[Stored data entries]

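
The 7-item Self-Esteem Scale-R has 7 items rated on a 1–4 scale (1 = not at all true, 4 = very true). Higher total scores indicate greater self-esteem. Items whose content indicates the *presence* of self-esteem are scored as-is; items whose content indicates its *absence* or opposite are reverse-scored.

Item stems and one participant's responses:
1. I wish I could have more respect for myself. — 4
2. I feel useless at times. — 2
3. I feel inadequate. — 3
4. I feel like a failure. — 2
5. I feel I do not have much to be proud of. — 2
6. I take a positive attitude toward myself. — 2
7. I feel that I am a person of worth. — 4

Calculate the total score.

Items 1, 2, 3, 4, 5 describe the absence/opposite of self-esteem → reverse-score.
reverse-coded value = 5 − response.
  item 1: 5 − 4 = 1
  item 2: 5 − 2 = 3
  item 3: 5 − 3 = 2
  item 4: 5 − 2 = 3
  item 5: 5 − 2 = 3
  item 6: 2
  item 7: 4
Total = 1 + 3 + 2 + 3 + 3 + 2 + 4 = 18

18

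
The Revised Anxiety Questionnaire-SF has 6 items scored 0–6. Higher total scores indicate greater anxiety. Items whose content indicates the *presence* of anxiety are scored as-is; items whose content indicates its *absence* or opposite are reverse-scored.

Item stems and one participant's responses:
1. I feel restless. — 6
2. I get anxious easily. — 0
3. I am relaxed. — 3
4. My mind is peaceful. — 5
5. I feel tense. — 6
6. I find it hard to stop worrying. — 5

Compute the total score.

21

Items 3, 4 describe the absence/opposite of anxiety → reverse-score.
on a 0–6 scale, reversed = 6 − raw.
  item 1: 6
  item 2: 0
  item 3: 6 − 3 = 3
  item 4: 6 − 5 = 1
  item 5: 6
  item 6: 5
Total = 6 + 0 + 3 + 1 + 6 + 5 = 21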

TASK DESCRIPTION: Reproduce the entries exactly as they appear.

TASK RESULT:
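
The 7-item Self-Esteem Scale-R has 7 items rated on a 1–4 scale (1 = not at all true, 4 = very true). Higher total scores indicate greater self-esteem. Items whose content indicates the *presence* of self-esteem are scored as-is; items whose content indicates its *absence* or opposite are reverse-scored.

Item stems and one participant's responses:
1. I wish I could have more respect for myself. — 4
2. I feel useless at times. — 2
3. I feel inadequate. — 3
4. I feel like a failure. — 2
5. I feel I do not have much to be proud of. — 2
6. I take a positive attitude toward myself. — 2
7. I feel that I am a person of worth. — 4

Calculate the total score.

Items 1, 2, 3, 4, 5 describe the absence/opposite of self-esteem → reverse-score.
reverse-coded value = 5 − response.
  item 1: 5 − 4 = 1
  item 2: 5 − 2 = 3
  item 3: 5 − 3 = 2
  item 4: 5 − 2 = 3
  item 5: 5 − 2 = 3
  item 6: 2
  item 7: 4
Total = 1 + 3 + 2 + 3 + 3 + 2 + 4 = 18

18

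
The Revised Anxiety Questionnaire-SF has 6 items scored 0–6. Higher total scores indicate greater anxiety. Items whose content indicates the *presence* of anxiety are scored as-is; items whose content indicates its *absence* or opposite are reverse-scored.

Item stems and one participant's responses:
1. I feel restless. — 6
2. I get anxious easily. — 0
3. I am relaxed. — 3
4. My mind is peaceful. — 5
5. I feel tense. — 6
6. I find it hard to stop worrying. — 5

Compute the total score.

21

Items 3, 4 describe the absence/opposite of anxiety → reverse-score.
on a 0–6 scale, reversed = 6 − raw.
  item 1: 6
  item 2: 0
  item 3: 6 − 3 = 3
  item 4: 6 − 5 = 1
  item 5: 6
  item 6: 5
Total = 6 + 0 + 3 + 1 + 6 + 5 = 21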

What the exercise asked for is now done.